» What you should do: Your task is to transcribe the entries below exactly, from their first line down to the line containing "Olive is 190", and to stop there.

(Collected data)
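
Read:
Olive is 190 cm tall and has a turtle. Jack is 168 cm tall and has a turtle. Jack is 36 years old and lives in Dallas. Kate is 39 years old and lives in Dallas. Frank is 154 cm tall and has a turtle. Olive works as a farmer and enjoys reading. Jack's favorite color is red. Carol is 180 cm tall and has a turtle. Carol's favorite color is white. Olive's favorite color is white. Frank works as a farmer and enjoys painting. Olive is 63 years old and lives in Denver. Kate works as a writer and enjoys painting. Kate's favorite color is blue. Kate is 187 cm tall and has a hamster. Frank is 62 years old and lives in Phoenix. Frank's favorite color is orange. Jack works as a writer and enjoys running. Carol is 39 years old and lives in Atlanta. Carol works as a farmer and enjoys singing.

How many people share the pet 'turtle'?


Count: 4

4


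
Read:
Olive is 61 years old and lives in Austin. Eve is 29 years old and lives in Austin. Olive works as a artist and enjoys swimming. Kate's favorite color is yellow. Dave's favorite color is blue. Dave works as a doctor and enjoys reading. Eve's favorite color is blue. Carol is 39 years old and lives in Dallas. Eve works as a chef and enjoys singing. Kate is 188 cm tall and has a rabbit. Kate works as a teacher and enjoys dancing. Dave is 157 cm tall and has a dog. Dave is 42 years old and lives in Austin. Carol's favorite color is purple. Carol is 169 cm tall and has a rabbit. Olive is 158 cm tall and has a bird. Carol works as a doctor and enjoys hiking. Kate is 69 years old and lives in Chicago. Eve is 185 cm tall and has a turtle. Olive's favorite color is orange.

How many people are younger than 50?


Filter: 3

3


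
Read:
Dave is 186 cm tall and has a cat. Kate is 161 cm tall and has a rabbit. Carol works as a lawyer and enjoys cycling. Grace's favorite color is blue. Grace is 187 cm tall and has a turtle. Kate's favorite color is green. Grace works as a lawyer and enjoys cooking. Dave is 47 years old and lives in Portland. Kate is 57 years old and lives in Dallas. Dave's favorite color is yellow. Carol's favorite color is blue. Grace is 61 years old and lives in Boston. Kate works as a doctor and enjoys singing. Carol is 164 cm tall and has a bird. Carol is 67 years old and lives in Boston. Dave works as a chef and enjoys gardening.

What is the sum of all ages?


61+67+57+47 = 232

232


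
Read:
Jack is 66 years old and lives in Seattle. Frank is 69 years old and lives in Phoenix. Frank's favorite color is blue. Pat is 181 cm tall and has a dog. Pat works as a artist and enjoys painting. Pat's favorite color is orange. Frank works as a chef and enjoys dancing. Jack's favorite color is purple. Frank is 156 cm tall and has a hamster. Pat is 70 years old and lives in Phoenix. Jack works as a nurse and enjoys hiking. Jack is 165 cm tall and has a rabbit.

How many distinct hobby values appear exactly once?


Unique hobby values: 3

3


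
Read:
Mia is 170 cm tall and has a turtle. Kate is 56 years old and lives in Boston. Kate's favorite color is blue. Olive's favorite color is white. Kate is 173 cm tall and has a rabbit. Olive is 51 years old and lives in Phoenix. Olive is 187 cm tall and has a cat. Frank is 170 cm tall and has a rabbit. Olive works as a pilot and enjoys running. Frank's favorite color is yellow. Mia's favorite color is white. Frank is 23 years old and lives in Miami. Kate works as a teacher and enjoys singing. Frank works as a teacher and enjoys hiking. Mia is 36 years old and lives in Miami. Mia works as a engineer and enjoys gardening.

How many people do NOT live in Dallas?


Not in Dallas: 4

4


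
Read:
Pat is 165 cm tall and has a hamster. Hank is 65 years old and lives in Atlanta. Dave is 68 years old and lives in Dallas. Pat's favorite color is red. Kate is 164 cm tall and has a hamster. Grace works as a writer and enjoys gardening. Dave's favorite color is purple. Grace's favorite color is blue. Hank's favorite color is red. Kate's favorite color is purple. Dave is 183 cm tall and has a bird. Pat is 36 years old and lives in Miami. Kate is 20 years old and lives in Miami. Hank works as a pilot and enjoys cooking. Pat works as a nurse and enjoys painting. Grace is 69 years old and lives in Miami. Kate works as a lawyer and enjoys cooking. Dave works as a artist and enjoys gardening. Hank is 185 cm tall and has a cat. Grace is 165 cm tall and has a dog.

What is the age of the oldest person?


Oldest: Grace at 69

69


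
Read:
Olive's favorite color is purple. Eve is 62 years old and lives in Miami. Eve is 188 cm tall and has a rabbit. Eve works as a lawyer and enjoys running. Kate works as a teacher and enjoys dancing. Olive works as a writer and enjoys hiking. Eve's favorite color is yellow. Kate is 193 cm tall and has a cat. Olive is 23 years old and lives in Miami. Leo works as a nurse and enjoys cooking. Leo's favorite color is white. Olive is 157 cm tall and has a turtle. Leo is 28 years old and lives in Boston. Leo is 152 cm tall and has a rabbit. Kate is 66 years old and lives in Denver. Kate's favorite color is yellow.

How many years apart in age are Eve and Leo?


62 vs 28, diff = 34

34


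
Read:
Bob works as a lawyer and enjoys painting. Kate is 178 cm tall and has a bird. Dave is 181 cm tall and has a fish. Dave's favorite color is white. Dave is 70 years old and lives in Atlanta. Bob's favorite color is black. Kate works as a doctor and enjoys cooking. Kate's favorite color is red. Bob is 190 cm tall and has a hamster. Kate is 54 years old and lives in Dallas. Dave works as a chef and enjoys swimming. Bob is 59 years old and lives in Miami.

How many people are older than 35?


Filter: 3

3


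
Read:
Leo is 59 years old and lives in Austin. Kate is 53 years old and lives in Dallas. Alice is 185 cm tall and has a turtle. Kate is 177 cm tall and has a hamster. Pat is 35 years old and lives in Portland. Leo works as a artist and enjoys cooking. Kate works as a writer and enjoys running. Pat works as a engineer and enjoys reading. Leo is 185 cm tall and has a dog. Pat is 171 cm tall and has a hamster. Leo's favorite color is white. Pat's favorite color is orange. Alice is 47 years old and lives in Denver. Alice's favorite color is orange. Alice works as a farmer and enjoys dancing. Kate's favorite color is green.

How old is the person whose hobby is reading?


Person with hobby=reading is Pat, age 35

35


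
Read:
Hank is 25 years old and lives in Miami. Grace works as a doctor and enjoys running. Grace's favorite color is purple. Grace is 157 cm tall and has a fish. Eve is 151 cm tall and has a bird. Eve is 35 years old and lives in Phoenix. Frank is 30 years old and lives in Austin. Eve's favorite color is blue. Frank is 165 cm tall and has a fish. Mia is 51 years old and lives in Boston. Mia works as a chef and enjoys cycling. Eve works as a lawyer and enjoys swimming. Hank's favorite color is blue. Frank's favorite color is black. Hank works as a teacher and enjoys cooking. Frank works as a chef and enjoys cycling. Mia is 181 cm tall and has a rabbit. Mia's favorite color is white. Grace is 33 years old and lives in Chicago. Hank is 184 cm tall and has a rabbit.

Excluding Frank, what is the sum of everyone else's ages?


Sum (excluding Frank): 144

144


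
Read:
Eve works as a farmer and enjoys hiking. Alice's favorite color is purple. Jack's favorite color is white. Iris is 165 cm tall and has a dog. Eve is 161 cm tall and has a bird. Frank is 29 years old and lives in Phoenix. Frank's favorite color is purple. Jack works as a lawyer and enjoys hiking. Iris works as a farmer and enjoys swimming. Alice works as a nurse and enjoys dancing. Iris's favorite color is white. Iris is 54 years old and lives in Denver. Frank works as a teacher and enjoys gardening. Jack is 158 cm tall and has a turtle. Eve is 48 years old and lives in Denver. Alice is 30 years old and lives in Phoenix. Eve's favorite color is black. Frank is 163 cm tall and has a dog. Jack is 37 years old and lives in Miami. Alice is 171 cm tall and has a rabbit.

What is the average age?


Sum=198, n=5, avg=39.6

39.6


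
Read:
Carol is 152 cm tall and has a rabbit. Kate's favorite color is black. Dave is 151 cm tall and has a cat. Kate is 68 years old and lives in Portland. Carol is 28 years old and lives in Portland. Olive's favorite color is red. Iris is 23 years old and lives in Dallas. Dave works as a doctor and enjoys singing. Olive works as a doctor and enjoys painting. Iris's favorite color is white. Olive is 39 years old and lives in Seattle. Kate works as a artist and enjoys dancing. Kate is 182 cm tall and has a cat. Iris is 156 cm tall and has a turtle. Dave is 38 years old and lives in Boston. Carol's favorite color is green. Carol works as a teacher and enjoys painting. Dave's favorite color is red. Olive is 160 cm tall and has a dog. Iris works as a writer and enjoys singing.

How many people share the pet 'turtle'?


Count: 1

1


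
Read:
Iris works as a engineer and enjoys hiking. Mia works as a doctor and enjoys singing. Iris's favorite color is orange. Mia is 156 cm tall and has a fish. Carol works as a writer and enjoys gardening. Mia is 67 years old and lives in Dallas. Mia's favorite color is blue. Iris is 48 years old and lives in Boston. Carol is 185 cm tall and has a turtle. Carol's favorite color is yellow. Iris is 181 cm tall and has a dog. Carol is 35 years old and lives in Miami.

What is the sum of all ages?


35+67+48 = 150

150


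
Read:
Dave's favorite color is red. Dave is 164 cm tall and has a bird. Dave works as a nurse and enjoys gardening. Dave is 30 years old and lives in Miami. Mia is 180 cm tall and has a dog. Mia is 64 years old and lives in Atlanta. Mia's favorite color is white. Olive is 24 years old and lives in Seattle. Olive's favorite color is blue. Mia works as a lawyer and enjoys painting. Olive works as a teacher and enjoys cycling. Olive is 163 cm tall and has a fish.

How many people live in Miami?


Count in Miami: 1

1


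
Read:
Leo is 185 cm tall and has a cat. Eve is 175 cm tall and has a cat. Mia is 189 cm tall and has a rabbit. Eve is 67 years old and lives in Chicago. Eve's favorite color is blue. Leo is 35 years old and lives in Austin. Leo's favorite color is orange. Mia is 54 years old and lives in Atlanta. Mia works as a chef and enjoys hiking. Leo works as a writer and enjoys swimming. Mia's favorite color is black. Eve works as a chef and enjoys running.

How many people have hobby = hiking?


Count: 1

1


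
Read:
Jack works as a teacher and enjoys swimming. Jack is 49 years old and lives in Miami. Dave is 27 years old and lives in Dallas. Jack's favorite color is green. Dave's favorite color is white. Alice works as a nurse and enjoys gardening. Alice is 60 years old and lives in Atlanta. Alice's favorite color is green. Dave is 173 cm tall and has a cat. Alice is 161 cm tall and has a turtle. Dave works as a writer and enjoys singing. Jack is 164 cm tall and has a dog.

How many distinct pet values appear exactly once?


Unique pet values: 3

3


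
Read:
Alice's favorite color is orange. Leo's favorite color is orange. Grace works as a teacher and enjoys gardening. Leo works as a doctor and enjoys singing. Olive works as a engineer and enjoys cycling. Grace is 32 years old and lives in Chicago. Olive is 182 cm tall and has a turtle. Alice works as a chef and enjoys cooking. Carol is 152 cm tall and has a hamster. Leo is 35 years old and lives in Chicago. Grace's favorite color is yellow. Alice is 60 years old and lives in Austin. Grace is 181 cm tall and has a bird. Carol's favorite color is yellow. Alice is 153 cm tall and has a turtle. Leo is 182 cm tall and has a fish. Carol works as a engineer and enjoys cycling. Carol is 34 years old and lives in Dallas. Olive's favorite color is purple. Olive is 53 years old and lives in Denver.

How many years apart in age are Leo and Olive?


35 vs 53, diff = 18

18


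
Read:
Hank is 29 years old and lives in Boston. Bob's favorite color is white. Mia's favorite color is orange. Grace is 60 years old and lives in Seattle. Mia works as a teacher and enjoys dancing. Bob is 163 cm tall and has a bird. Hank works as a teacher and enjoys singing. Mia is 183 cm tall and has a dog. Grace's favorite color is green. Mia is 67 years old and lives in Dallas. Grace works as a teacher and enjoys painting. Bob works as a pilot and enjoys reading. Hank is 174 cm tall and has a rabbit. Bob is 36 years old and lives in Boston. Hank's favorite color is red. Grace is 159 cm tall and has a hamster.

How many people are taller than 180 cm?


Taller than 180: 1

1


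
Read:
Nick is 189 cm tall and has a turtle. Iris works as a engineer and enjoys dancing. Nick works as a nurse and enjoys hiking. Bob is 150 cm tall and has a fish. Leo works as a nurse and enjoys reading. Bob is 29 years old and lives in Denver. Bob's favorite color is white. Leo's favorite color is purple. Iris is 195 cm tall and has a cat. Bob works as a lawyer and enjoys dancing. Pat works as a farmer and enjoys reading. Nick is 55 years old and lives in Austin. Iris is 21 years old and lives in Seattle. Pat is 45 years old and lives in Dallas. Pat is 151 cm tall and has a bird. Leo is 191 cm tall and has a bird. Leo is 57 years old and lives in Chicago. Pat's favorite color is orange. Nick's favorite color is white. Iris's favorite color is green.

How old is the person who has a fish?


Person with fish is Bob, age 29

29


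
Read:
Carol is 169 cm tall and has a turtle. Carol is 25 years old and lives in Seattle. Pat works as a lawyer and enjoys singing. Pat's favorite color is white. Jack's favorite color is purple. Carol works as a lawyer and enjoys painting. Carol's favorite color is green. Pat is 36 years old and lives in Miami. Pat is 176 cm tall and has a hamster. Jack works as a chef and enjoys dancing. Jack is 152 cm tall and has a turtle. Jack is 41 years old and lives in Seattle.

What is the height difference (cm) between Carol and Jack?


|169 - 152| = 17

17


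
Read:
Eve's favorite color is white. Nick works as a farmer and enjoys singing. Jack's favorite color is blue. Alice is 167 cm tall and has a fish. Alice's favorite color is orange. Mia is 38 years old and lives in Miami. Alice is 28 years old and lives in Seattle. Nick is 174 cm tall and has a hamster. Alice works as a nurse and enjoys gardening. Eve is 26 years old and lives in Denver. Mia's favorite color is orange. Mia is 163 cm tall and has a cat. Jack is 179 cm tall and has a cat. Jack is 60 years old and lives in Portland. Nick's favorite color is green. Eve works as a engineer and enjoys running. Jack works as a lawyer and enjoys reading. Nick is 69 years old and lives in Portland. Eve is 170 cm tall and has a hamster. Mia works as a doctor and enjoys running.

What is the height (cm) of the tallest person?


Tallest: Jack at 179 cm

179


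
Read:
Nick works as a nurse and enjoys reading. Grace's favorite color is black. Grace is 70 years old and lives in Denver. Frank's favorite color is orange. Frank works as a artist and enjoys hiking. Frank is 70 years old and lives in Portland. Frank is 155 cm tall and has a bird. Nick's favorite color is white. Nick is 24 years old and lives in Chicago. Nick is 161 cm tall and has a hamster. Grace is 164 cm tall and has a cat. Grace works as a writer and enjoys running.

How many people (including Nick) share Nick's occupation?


Nick is a nurse. Count = 1

1


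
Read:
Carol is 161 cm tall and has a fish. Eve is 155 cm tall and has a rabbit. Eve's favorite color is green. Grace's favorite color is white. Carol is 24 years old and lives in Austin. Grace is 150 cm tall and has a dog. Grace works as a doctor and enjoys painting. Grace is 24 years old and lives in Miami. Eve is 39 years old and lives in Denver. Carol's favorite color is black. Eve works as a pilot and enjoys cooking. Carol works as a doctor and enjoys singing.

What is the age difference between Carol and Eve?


|24 - 39| = 15

15


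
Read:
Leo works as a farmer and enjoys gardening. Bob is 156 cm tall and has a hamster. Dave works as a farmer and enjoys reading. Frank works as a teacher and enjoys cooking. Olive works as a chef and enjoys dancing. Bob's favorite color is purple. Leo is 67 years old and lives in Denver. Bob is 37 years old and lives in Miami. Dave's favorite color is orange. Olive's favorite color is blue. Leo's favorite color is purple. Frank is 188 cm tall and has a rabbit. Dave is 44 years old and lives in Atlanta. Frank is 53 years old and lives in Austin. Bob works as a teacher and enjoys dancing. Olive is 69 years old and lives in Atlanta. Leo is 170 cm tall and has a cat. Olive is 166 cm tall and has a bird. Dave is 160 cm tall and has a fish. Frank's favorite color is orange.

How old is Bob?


Bob is 37 years old

37


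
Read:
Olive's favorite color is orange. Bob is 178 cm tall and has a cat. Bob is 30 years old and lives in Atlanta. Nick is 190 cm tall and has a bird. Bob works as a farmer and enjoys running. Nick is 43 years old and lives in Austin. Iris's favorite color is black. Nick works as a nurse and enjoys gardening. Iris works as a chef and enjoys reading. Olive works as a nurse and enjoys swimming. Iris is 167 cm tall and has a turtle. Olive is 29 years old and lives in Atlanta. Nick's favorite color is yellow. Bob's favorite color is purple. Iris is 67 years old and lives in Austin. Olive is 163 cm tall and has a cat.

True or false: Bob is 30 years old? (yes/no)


Bob is actually 30. yes

yes


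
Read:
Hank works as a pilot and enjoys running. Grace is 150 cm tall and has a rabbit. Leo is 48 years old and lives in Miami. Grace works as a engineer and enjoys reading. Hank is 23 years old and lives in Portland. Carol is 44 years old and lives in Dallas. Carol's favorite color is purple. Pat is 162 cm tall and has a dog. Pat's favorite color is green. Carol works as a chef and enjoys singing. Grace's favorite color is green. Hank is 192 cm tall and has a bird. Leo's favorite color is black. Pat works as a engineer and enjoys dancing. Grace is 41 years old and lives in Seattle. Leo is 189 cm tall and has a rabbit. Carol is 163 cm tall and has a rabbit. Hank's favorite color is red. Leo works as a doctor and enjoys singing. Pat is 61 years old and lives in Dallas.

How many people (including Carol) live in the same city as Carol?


Carol lives in Dallas. Count = 2

2


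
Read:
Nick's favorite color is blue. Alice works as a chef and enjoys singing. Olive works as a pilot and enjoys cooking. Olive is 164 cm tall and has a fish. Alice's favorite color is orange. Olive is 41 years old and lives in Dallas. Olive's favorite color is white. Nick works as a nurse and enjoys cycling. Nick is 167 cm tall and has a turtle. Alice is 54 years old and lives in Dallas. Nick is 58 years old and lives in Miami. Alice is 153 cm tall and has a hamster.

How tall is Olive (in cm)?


Olive is 164 cm tall

164


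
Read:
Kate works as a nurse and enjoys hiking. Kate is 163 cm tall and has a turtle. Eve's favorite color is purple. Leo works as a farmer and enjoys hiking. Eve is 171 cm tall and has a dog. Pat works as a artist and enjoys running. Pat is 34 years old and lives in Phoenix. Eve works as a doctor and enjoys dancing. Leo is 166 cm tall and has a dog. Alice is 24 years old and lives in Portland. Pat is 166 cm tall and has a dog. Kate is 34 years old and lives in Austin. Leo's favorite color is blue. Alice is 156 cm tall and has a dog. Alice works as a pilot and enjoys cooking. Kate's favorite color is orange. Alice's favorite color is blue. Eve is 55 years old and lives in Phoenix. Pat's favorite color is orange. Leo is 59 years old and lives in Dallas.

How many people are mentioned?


People: Leo, Alice, Pat, Eve, Kate. Count = 5

5


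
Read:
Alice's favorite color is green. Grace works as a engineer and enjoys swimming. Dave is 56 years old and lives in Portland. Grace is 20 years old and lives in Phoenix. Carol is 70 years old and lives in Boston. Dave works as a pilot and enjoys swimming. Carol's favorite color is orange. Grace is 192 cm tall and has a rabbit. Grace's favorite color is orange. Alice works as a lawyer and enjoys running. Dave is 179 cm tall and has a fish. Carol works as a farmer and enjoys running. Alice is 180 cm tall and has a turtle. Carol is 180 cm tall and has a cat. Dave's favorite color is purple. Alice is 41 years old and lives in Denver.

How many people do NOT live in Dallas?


Not in Dallas: 4

4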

» Answer for the task:
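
Read:
Olive is 190 cm tall and has a turtle. Jack is 168 cm tall and has a turtle. Jack is 36 years old and lives in Dallas. Kate is 39 years old and lives in Dallas. Frank is 154 cm tall and has a turtle. Olive works as a farmer and enjoys reading. Jack's favorite color is red. Carol is 180 cm tall and has a turtle. Carol's favorite color is white. Olive's favorite color is white. Frank works as a farmer and enjoys painting. Olive is 63 years old and lives in Denver. Kate works as a writer and enjoys painting. Kate's favorite color is blue. Kate is 187 cm tall and has a hamster. Frank is 62 years old and lives in Phoenix. Frank's favorite color is orange. Jack works as a writer and enjoys running. Carol is 39 years old and lives in Atlanta. Carol works as a farmer and enjoys singing.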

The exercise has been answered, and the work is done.